◆ What the task requires
Reproduce the entries so that every line matches the original exactly.
Segment Start: Records supplied
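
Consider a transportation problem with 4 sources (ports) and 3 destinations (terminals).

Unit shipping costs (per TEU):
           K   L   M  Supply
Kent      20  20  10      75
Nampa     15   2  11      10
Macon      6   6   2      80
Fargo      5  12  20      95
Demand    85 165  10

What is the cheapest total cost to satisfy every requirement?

2445

A cheapest plan:
  Kent→L: 65 × 20 = 1300
  Kent→M: 10 × 10 = 100
  Nampa→L: 10 × 2 = 20
  Macon→L: 80 × 6 = 480
  Fargo→K: 85 × 5 = 425
  Fargo→L: 10 × 12 = 120
Total = 1300 + 100 + 20 + 480 + 425 + 120 = 2445.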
Segment End: Records supplied
◆ Response
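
Consider a transportation problem with 4 sources (ports) and 3 destinations (terminals).

Unit shipping costs (per TEU):
           K   L   M  Supply
Kent      20  20  10      75
Nampa     15   2  11      10
Macon      6   6   2      80
Fargo      5  12  20      95
Demand    85 165  10

What is the cheapest total cost to satisfy every requirement?

2445

A cheapest plan:
  Kent→L: 65 × 20 = 1300
  Kent→M: 10 × 10 = 100
  Nampa→L: 10 × 2 = 20
  Macon→L: 80 × 6 = 480
  Fargo→K: 85 × 5 = 425
  Fargo→L: 10 × 12 = 120
Total = 1300 + 100 + 20 + 480 + 425 + 120 = 2445.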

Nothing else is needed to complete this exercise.